◆ **Task goal**
Every line from the beginning of the records below up to the one holding "35, 66, 120" should be quoted exactly; leave out the rest.

+--

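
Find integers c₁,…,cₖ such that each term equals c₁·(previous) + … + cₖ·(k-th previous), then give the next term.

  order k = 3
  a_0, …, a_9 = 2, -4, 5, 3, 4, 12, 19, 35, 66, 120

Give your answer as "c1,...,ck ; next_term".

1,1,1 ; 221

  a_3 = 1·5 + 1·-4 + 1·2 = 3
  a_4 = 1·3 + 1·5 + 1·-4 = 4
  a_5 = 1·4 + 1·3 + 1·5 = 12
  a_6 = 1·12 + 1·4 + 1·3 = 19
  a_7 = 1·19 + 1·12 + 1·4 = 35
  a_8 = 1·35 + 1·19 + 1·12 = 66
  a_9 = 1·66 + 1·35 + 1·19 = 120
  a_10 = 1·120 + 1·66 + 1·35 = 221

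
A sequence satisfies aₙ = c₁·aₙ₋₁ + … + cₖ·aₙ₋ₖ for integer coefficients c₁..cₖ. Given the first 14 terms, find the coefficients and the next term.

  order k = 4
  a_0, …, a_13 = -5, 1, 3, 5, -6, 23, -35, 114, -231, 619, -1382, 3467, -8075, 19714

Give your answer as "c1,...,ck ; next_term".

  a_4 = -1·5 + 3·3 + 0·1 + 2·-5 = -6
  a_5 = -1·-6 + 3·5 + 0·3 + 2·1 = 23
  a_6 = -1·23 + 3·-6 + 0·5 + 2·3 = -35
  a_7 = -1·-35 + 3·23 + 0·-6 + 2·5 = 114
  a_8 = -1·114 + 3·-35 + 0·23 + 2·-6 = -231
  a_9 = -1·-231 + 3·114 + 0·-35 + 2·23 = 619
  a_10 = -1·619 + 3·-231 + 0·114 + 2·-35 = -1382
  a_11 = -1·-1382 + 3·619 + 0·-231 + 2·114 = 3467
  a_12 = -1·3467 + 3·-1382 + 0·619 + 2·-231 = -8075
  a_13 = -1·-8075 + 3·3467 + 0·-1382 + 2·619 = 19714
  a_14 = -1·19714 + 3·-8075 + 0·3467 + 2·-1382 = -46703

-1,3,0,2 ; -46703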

+--

◆ **Answer to the exercise**
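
Find integers c₁,…,cₖ such that each term equals c₁·(previous) + … + cₖ·(k-th previous), then give the next term.

  order k = 3
  a_0, …, a_9 = 2, -4, 5, 3, 4, 12, 19, 35, 66, 120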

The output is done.